Your task: Find the number of lines in these records where the word "Metals" appears. Reply with that number and nothing more.

Records supplied:

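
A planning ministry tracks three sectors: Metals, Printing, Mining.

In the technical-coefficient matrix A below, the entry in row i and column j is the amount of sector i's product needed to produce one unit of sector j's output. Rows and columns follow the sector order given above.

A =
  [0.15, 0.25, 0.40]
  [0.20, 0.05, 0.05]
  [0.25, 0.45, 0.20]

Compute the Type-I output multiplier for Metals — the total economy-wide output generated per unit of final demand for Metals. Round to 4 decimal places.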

Solved problem: 2